[Collected data]
((

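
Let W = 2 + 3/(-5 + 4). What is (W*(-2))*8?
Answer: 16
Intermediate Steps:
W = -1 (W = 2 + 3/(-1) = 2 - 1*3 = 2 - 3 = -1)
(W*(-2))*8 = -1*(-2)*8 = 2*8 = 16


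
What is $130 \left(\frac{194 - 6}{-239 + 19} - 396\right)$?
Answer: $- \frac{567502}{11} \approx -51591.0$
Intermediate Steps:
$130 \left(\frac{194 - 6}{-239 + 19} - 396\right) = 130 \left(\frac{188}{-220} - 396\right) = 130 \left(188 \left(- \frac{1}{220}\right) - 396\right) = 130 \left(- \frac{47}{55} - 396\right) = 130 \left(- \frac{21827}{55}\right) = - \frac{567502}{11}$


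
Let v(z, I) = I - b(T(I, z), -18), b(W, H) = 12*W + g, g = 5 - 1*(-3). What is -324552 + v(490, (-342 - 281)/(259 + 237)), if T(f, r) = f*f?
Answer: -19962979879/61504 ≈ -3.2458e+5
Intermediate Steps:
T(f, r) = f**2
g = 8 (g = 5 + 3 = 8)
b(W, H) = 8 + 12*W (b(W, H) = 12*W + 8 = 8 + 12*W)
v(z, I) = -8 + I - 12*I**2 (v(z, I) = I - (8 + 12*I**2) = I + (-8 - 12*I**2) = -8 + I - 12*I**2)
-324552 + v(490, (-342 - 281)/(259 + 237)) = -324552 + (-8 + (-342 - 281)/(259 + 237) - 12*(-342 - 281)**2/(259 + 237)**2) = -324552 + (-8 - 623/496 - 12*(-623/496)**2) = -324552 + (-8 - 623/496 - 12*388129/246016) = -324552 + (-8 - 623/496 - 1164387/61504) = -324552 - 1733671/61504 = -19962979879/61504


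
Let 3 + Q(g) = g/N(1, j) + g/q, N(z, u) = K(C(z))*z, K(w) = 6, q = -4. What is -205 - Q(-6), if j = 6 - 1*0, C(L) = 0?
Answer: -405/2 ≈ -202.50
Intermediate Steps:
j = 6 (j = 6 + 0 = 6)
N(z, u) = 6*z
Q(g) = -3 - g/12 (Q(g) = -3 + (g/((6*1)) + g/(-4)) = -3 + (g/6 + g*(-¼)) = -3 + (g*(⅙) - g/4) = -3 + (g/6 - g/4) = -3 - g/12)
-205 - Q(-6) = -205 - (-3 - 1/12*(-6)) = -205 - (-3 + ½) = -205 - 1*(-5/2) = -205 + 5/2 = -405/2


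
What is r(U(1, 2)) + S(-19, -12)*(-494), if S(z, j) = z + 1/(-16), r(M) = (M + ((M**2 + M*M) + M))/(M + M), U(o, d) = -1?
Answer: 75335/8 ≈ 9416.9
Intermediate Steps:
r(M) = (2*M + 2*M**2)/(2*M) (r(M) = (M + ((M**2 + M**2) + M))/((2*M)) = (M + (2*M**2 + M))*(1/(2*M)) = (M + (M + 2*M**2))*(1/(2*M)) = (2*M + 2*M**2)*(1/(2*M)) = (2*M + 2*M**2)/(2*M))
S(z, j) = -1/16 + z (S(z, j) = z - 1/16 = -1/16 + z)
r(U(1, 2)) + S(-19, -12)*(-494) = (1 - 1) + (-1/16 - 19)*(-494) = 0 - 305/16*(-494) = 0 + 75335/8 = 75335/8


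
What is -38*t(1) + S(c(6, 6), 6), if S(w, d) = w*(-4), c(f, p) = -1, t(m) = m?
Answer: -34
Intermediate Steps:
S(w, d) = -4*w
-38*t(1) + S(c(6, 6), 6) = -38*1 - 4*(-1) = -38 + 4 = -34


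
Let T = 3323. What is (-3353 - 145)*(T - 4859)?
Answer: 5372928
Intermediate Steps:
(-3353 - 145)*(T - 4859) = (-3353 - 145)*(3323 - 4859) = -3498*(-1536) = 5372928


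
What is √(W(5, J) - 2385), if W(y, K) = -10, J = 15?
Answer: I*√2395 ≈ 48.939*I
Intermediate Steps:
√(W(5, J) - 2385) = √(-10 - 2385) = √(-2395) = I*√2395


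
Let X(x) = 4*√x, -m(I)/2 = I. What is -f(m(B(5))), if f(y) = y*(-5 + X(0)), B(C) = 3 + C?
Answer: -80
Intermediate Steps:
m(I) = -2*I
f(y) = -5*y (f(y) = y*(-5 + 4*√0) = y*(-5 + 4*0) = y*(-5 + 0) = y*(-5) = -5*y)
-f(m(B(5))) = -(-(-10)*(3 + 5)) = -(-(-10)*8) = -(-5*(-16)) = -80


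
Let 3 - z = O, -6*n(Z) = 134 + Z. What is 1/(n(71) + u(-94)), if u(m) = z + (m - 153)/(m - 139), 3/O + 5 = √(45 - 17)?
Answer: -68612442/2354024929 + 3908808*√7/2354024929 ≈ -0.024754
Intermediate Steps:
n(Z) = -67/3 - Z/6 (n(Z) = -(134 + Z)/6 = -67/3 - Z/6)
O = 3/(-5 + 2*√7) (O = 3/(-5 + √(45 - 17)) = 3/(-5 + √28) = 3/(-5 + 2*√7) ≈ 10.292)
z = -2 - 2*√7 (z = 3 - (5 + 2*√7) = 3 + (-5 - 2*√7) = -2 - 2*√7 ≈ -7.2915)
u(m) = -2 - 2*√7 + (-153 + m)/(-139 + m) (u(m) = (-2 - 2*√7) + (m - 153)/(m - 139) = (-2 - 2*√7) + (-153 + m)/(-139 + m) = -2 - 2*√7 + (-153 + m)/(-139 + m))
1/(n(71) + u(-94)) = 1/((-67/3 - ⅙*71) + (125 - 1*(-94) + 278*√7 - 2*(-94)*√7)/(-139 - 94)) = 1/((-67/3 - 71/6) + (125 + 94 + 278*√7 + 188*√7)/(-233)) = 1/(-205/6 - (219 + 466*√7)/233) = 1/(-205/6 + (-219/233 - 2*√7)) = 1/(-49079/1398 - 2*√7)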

))

▶ Aim of the exercise: Line by line, print the records above exactly as they stand.

▶ Task output:
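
Let W = 2 + 3/(-5 + 4). What is (W*(-2))*8?
Answer: 16
Intermediate Steps:
W = -1 (W = 2 + 3/(-1) = 2 - 1*3 = 2 - 3 = -1)
(W*(-2))*8 = -1*(-2)*8 = 2*8 = 16


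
What is $130 \left(\frac{194 - 6}{-239 + 19} - 396\right)$?
Answer: $- \frac{567502}{11} \approx -51591.0$
Intermediate Steps:
$130 \left(\frac{194 - 6}{-239 + 19} - 396\right) = 130 \left(\frac{188}{-220} - 396\right) = 130 \left(188 \left(- \frac{1}{220}\right) - 396\right) = 130 \left(- \frac{47}{55} - 396\right) = 130 \left(- \frac{21827}{55}\right) = - \frac{567502}{11}$


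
Let v(z, I) = I - b(T(I, z), -18), b(W, H) = 12*W + g, g = 5 - 1*(-3). What is -324552 + v(490, (-342 - 281)/(259 + 237)), if T(f, r) = f*f?
Answer: -19962979879/61504 ≈ -3.2458e+5
Intermediate Steps:
T(f, r) = f**2
g = 8 (g = 5 + 3 = 8)
b(W, H) = 8 + 12*W (b(W, H) = 12*W + 8 = 8 + 12*W)
v(z, I) = -8 + I - 12*I**2 (v(z, I) = I - (8 + 12*I**2) = I + (-8 - 12*I**2) = -8 + I - 12*I**2)
-324552 + v(490, (-342 - 281)/(259 + 237)) = -324552 + (-8 + (-342 - 281)/(259 + 237) - 12*(-342 - 281)**2/(259 + 237)**2) = -324552 + (-8 - 623/496 - 12*(-623/496)**2) = -324552 + (-8 - 623/496 - 12*388129/246016) = -324552 + (-8 - 623/496 - 1164387/61504) = -324552 - 1733671/61504 = -19962979879/61504


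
Let 3 + Q(g) = g/N(1, j) + g/q, N(z, u) = K(C(z))*z, K(w) = 6, q = -4. What is -205 - Q(-6), if j = 6 - 1*0, C(L) = 0?
Answer: -405/2 ≈ -202.50
Intermediate Steps:
j = 6 (j = 6 + 0 = 6)
N(z, u) = 6*z
Q(g) = -3 - g/12 (Q(g) = -3 + (g/((6*1)) + g/(-4)) = -3 + (g/6 + g*(-¼)) = -3 + (g*(⅙) - g/4) = -3 + (g/6 - g/4) = -3 - g/12)
-205 - Q(-6) = -205 - (-3 - 1/12*(-6)) = -205 - (-3 + ½) = -205 - 1*(-5/2) = -205 + 5/2 = -405/2


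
What is r(U(1, 2)) + S(-19, -12)*(-494), if S(z, j) = z + 1/(-16), r(M) = (M + ((M**2 + M*M) + M))/(M + M), U(o, d) = -1?
Answer: 75335/8 ≈ 9416.9
Intermediate Steps:
r(M) = (2*M + 2*M**2)/(2*M) (r(M) = (M + ((M**2 + M**2) + M))/((2*M)) = (M + (2*M**2 + M))*(1/(2*M)) = (M + (M + 2*M**2))*(1/(2*M)) = (2*M + 2*M**2)*(1/(2*M)) = (2*M + 2*M**2)/(2*M))
S(z, j) = -1/16 + z (S(z, j) = z - 1/16 = -1/16 + z)
r(U(1, 2)) + S(-19, -12)*(-494) = (1 - 1) + (-1/16 - 19)*(-494) = 0 - 305/16*(-494) = 0 + 75335/8 = 75335/8


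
What is -38*t(1) + S(c(6, 6), 6), if S(w, d) = w*(-4), c(f, p) = -1, t(m) = m?
Answer: -34
Intermediate Steps:
S(w, d) = -4*w
-38*t(1) + S(c(6, 6), 6) = -38*1 - 4*(-1) = -38 + 4 = -34


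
Let T = 3323. What is (-3353 - 145)*(T - 4859)?
Answer: 5372928
Intermediate Steps:
(-3353 - 145)*(T - 4859) = (-3353 - 145)*(3323 - 4859) = -3498*(-1536) = 5372928


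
What is √(W(5, J) - 2385), if W(y, K) = -10, J = 15?
Answer: I*√2395 ≈ 48.939*I
Intermediate Steps:
√(W(5, J) - 2385) = √(-10 - 2385) = √(-2395) = I*√2395


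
Let X(x) = 4*√x, -m(I)/2 = I. What is -f(m(B(5))), if f(y) = y*(-5 + X(0)), B(C) = 3 + C?
Answer: -80
Intermediate Steps:
m(I) = -2*I
f(y) = -5*y (f(y) = y*(-5 + 4*√0) = y*(-5 + 4*0) = y*(-5 + 0) = y*(-5) = -5*y)
-f(m(B(5))) = -(-(-10)*(3 + 5)) = -(-(-10)*8) = -(-5*(-16)) = -80


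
Let 3 - z = O, -6*n(Z) = 134 + Z. What is 1/(n(71) + u(-94)), if u(m) = z + (m - 153)/(m - 139), 3/O + 5 = √(45 - 17)?
Answer: -68612442/2354024929 + 3908808*√7/2354024929 ≈ -0.024754
Intermediate Steps:
n(Z) = -67/3 - Z/6 (n(Z) = -(134 + Z)/6 = -67/3 - Z/6)
O = 3/(-5 + 2*√7) (O = 3/(-5 + √(45 - 17)) = 3/(-5 + √28) = 3/(-5 + 2*√7) ≈ 10.292)
z = -2 - 2*√7 (z = 3 - (5 + 2*√7) = 3 + (-5 - 2*√7) = -2 - 2*√7 ≈ -7.2915)
u(m) = -2 - 2*√7 + (-153 + m)/(-139 + m) (u(m) = (-2 - 2*√7) + (m - 153)/(m - 139) = (-2 - 2*√7) + (-153 + m)/(-139 + m) = -2 - 2*√7 + (-153 + m)/(-139 + m))
1/(n(71) + u(-94)) = 1/((-67/3 - ⅙*71) + (125 - 1*(-94) + 278*√7 - 2*(-94)*√7)/(-139 - 94)) = 1/((-67/3 - 71/6) + (125 + 94 + 278*√7 + 188*√7)/(-233)) = 1/(-205/6 - (219 + 466*√7)/233) = 1/(-205/6 + (-219/233 - 2*√7)) = 1/(-49079/1398 - 2*√7)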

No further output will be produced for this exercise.